== Problem to solve ==
Whenever the word "facing" turns up in a line below, that line should be copied.

== Stored data entries ==
= = = = =
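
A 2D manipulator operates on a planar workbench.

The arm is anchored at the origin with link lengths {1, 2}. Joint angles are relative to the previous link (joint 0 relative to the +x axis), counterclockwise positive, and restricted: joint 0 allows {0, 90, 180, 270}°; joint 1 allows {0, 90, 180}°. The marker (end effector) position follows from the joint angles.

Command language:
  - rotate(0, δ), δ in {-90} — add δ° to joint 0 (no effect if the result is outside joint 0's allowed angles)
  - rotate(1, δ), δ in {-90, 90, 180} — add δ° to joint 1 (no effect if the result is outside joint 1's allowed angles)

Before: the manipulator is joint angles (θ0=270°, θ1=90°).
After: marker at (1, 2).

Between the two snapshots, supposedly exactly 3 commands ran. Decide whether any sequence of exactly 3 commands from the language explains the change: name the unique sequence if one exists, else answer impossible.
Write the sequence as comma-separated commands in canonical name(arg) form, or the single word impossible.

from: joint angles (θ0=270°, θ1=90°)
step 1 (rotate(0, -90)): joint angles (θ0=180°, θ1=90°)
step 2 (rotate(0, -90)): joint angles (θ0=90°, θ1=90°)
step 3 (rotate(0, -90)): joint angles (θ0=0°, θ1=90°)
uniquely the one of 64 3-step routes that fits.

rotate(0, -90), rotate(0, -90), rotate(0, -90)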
= = = = =
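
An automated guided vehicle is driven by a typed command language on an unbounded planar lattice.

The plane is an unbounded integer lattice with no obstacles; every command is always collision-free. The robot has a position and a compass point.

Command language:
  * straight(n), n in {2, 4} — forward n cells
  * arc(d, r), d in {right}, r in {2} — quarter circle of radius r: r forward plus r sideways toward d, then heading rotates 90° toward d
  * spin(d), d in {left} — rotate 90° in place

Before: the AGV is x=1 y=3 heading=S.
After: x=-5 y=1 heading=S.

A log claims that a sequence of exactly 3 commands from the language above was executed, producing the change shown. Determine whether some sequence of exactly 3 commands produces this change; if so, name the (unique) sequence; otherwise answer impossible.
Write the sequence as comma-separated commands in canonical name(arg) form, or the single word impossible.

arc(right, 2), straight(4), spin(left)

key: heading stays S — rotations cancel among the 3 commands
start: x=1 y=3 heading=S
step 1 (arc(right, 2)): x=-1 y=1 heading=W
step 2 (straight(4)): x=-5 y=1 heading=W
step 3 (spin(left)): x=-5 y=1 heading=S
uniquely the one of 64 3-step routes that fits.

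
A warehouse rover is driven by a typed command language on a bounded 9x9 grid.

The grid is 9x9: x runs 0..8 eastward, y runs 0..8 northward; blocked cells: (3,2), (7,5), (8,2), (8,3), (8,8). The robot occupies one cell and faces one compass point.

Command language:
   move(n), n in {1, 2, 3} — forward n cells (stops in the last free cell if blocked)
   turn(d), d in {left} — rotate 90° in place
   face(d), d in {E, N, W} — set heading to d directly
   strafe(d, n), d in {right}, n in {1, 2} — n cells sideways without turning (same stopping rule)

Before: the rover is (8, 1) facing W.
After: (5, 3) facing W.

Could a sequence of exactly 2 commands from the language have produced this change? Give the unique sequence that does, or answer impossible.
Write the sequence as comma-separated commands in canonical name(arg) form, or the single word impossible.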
= = = = =
== Exercise solution ==
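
Before: the rover is (8, 1) facing W.
After: (5, 3) facing W.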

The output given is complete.